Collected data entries
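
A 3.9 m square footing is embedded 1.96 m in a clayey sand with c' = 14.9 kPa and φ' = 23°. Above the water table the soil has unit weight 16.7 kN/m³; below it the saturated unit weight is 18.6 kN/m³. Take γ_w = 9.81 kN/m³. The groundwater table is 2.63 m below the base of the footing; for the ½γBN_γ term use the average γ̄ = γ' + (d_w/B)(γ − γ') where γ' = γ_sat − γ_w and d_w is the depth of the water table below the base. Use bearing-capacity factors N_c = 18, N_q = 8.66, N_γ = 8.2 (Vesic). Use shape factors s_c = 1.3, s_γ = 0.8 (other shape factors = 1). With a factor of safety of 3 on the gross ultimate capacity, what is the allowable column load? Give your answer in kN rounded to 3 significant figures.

Overburden at base level: q = 16.7 × 1.96 = 32.732 kPa.
The water table is 2.63 m below the base (< B = 3.9 m), so the ½γBN_γ term uses γ̄ = γ' + (d_w/B)(γ − γ') = 8.79 + (2.63/3.9)(16.7 − 8.79) = 14.124 kN/m³.
Cohesion term c·N_c·s_c = 14.9 × 18 × 1.3 = 348.66 kPa; surcharge term q·N_q = 32.732 × 8.66 = 283.46 kPa; self-weight term 0.5·γ·B·N_γ·s_γ = 0.5 × 14.124 × 3.9 × 8.2 × 0.8 = 180.68 kPa.
q_ult = 348.66 + 283.46 + 180.68 = 812.8 kPa.
Gross allowable pressure q_all = 812.8 / 3 = 270.93 kPa.
Footing area = 15.21 m², so allowable column load = 270.93 × 15.21 = 4120.9 kN.

P_all ≈ 4120 kN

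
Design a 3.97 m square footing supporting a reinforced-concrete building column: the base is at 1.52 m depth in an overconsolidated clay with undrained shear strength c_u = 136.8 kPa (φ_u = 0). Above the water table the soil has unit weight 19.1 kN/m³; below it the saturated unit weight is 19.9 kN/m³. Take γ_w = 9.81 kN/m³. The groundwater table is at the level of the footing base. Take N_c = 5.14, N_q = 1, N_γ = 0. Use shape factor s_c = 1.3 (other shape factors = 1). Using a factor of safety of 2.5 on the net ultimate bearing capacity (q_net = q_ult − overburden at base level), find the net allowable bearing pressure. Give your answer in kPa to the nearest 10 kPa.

q_all(net) ≈ 370 kPa

q = γ·D_f = 19.1 × 1.52 = 29.032 kPa.
c·N_c·s_c = 136.8 × 5.14 × 1.3 = 914.1 kPa
q·N_q = 29.032 × 1 = 29.032 kPa
q_ult = 914.1 + 29.032 = 943.13 kPa.
q_net = 943.13 − 29.032 = 914.1 kPa.
q_all(net) = 914.1 / 2.5 = 365.64 kPa.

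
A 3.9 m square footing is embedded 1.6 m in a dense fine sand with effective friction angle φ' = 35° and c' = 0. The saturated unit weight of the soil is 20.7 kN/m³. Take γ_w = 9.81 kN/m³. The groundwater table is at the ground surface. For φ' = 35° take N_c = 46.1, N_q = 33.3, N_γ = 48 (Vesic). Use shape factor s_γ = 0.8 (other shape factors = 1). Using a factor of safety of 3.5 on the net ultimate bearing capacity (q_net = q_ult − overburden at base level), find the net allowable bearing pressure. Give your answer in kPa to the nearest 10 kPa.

With the water table at the surface the whole profile is submerged: γ' = 20.7 − 9.81 = 10.89 kN/m³, so q = γ'·D_f = 17.424 kPa; the same γ' applies in the ½γBN_γ term.
q_ult = q·N_q + 0.5·γ·B·N_γ·s_γ
     = 17.424 × 33.3 + 0.5 × 10.89 × 3.9 × 48 × 0.8
     = 580.22 + 815.44 = 1395.7 kPa.
q_net = 1395.7 − 17.424 = 1378.2 kPa.
q_all(net) = 1378.2 / 3.5 = 393.78 kPa.

q_all(net) ≈ 390 kPa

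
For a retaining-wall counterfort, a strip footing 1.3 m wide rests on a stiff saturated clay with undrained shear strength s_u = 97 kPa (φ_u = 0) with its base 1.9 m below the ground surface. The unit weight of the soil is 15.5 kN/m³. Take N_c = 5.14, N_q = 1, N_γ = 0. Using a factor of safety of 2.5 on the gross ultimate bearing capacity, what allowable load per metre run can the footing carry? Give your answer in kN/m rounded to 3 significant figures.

q = γ·D_f = 15.5 × 1.9 = 29.45 kPa.
c·N_c = 97 × 5.14 = 498.58 kPa
q·N_q = 29.45 × 1 = 29.45 kPa
q_ult = 498.58 + 29.45 = 528.03 kPa.
Gross allowable pressure q_all = 528.03 / 2.5 = 211.21 kPa.
Allowable wall load = q_all × B = 211.21 × 1.3 = 274.58 kN per metre run.

≈ 275 kN/m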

→ Exercise details: All of the entries above should be written out again exactly.

→ Written answer:
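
A 3.9 m square footing is embedded 1.96 m in a clayey sand with c' = 14.9 kPa and φ' = 23°. Above the water table the soil has unit weight 16.7 kN/m³; below it the saturated unit weight is 18.6 kN/m³. Take γ_w = 9.81 kN/m³. The groundwater table is 2.63 m below the base of the footing; for the ½γBN_γ term use the average γ̄ = γ' + (d_w/B)(γ − γ') where γ' = γ_sat − γ_w and d_w is the depth of the water table below the base. Use bearing-capacity factors N_c = 18, N_q = 8.66, N_γ = 8.2 (Vesic). Use shape factors s_c = 1.3, s_γ = 0.8 (other shape factors = 1). With a factor of safety of 3 on the gross ultimate capacity, what is the allowable column load? Give your answer in kN rounded to 3 significant figures.

Overburden at base level: q = 16.7 × 1.96 = 32.732 kPa.
The water table is 2.63 m below the base (< B = 3.9 m), so the ½γBN_γ term uses γ̄ = γ' + (d_w/B)(γ − γ') = 8.79 + (2.63/3.9)(16.7 − 8.79) = 14.124 kN/m³.
Cohesion term c·N_c·s_c = 14.9 × 18 × 1.3 = 348.66 kPa; surcharge term q·N_q = 32.732 × 8.66 = 283.46 kPa; self-weight term 0.5·γ·B·N_γ·s_γ = 0.5 × 14.124 × 3.9 × 8.2 × 0.8 = 180.68 kPa.
q_ult = 348.66 + 283.46 + 180.68 = 812.8 kPa.
Gross allowable pressure q_all = 812.8 / 3 = 270.93 kPa.
Footing area = 15.21 m², so allowable column load = 270.93 × 15.21 = 4120.9 kN.

P_all ≈ 4120 kN

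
Design a 3.97 m square footing supporting a reinforced-concrete building column: the base is at 1.52 m depth in an overconsolidated clay with undrained shear strength c_u = 136.8 kPa (φ_u = 0). Above the water table the soil has unit weight 19.1 kN/m³; below it the saturated unit weight is 19.9 kN/m³. Take γ_w = 9.81 kN/m³. The groundwater table is at the level of the footing base. Take N_c = 5.14, N_q = 1, N_γ = 0. Use shape factor s_c = 1.3 (other shape factors = 1). Using a factor of safety of 2.5 on the net ultimate bearing capacity (q_net = q_ult − overburden at base level), find the net allowable bearing pressure. Give your answer in kPa to the nearest 10 kPa.

q_all(net) ≈ 370 kPa

q = γ·D_f = 19.1 × 1.52 = 29.032 kPa.
c·N_c·s_c = 136.8 × 5.14 × 1.3 = 914.1 kPa
q·N_q = 29.032 × 1 = 29.032 kPa
q_ult = 914.1 + 29.032 = 943.13 kPa.
q_net = 943.13 − 29.032 = 914.1 kPa.
q_all(net) = 914.1 / 2.5 = 365.64 kPa.

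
A 3.9 m square footing is embedded 1.6 m in a dense fine sand with effective friction angle φ' = 35° and c' = 0. The saturated unit weight of the soil is 20.7 kN/m³. Take γ_w = 9.81 kN/m³. The groundwater table is at the ground surface. For φ' = 35° take N_c = 46.1, N_q = 33.3, N_γ = 48 (Vesic). Use shape factor s_γ = 0.8 (other shape factors = 1). Using a factor of safety of 3.5 on the net ultimate bearing capacity (q_net = q_ult − overburden at base level), find the net allowable bearing pressure. Give your answer in kPa to the nearest 10 kPa.

With the water table at the surface the whole profile is submerged: γ' = 20.7 − 9.81 = 10.89 kN/m³, so q = γ'·D_f = 17.424 kPa; the same γ' applies in the ½γBN_γ term.
q_ult = q·N_q + 0.5·γ·B·N_γ·s_γ
     = 17.424 × 33.3 + 0.5 × 10.89 × 3.9 × 48 × 0.8
     = 580.22 + 815.44 = 1395.7 kPa.
q_net = 1395.7 − 17.424 = 1378.2 kPa.
q_all(net) = 1378.2 / 3.5 = 393.78 kPa.

q_all(net) ≈ 390 kPa

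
For a retaining-wall counterfort, a strip footing 1.3 m wide rests on a stiff saturated clay with undrained shear strength s_u = 97 kPa (φ_u = 0) with its base 1.9 m below the ground surface. The unit weight of the soil is 15.5 kN/m³. Take N_c = 5.14, N_q = 1, N_γ = 0. Using a factor of safety of 2.5 on the gross ultimate bearing capacity, what allowable load per metre run can the footing carry? Give your answer in kN/m rounded to 3 significant figures.

q = γ·D_f = 15.5 × 1.9 = 29.45 kPa.
c·N_c = 97 × 5.14 = 498.58 kPa
q·N_q = 29.45 × 1 = 29.45 kPa
q_ult = 498.58 + 29.45 = 528.03 kPa.
Gross allowable pressure q_all = 528.03 / 2.5 = 211.21 kPa.
Allowable wall load = q_all × B = 211.21 × 1.3 = 274.58 kN per metre run.

≈ 275 kN/m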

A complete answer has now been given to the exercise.